**PROBLEM DESCRIPTION**. Would you transcribe each of the entries exactly, with nothing added or dropped?

**MATERIAL FOR THIS TASK**.

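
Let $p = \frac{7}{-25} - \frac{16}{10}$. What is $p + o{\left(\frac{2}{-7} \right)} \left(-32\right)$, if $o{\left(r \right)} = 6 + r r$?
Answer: $- \frac{240703}{1225} \approx -196.49$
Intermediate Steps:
$p = - \frac{47}{25}$ ($p = 7 \left(- \frac{1}{25}\right) - \frac{8}{5} = - \frac{7}{25} - \frac{8}{5} = - \frac{47}{25} \approx -1.88$)
$o{\left(r \right)} = 6 + r^{2}$
$p + o{\left(\frac{2}{-7} \right)} \left(-32\right) = - \frac{47}{25} + \left(6 + \left(\frac{2}{-7}\right)^{2}\right) \left(-32\right) = - \frac{47}{25} + \left(6 + \left(2 \left(- \frac{1}{7}\right)\right)^{2}\right) \left(-32\right) = - \frac{47}{25} + \left(6 + \left(- \frac{2}{7}\right)^{2}\right) \left(-32\right) = - \frac{47}{25} + \left(6 + \frac{4}{49}\right) \left(-32\right) = - \frac{47}{25} + \frac{298}{49} \left(-32\right) = - \frac{47}{25} - \frac{9536}{49} = - \frac{240703}{1225}$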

**RESPONSE FOR THIS EXERCISE**.
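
Let $p = \frac{7}{-25} - \frac{16}{10}$. What is $p + o{\left(\frac{2}{-7} \right)} \left(-32\right)$, if $o{\left(r \right)} = 6 + r r$?
Answer: $- \frac{240703}{1225} \approx -196.49$
Intermediate Steps:
$p = - \frac{47}{25}$ ($p = 7 \left(- \frac{1}{25}\right) - \frac{8}{5} = - \frac{7}{25} - \frac{8}{5} = - \frac{47}{25} \approx -1.88$)
$o{\left(r \right)} = 6 + r^{2}$
$p + o{\left(\frac{2}{-7} \right)} \left(-32\right) = - \frac{47}{25} + \left(6 + \left(\frac{2}{-7}\right)^{2}\right) \left(-32\right) = - \frac{47}{25} + \left(6 + \left(2 \left(- \frac{1}{7}\right)\right)^{2}\right) \left(-32\right) = - \frac{47}{25} + \left(6 + \left(- \frac{2}{7}\right)^{2}\right) \left(-32\right) = - \frac{47}{25} + \left(6 + \frac{4}{49}\right) \left(-32\right) = - \frac{47}{25} + \frac{298}{49} \left(-32\right) = - \frac{47}{25} - \frac{9536}{49} = - \frac{240703}{1225}$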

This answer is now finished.